[The data]

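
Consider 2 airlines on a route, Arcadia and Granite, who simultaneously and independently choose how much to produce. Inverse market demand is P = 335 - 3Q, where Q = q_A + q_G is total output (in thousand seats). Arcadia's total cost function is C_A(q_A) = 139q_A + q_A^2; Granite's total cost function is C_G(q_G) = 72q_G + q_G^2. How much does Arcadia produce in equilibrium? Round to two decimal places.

14.16

Arcadia's profit: π_A = (335 - 3Q)q_A - (139q_A + q_A²). Setting ∂π_A/∂q_A = 0: 196 - 8q_A - 3(q_G) = 0.
Granite's profit: π_G = (335 - 3Q)q_G - (72q_G + q_G²). Setting ∂π_G/∂q_G = 0: 263 - 8q_G - 3(q_A) = 0.
Best responses: q_A = (196 - 3q_G)/8, q_G = (263 - 3q_A)/8.
Substituting one into the other gives q_A = 779/55 and q_G = 1516/55.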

[/The data]

■ What the task requires: Copy out each record exactly as given, omitting none.

■ Solution:
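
Consider 2 airlines on a route, Arcadia and Granite, who simultaneously and independently choose how much to produce. Inverse market demand is P = 335 - 3Q, where Q = q_A + q_G is total output (in thousand seats). Arcadia's total cost function is C_A(q_A) = 139q_A + q_A^2; Granite's total cost function is C_G(q_G) = 72q_G + q_G^2. How much does Arcadia produce in equilibrium? Round to two decimal places.

14.16

Arcadia's profit: π_A = (335 - 3Q)q_A - (139q_A + q_A²). Setting ∂π_A/∂q_A = 0: 196 - 8q_A - 3(q_G) = 0.
Granite's profit: π_G = (335 - 3Q)q_G - (72q_G + q_G²). Setting ∂π_G/∂q_G = 0: 263 - 8q_G - 3(q_A) = 0.
Best responses: q_A = (196 - 3q_G)/8, q_G = (263 - 3q_A)/8.
Substituting one into the other gives q_A = 779/55 and q_G = 1516/55.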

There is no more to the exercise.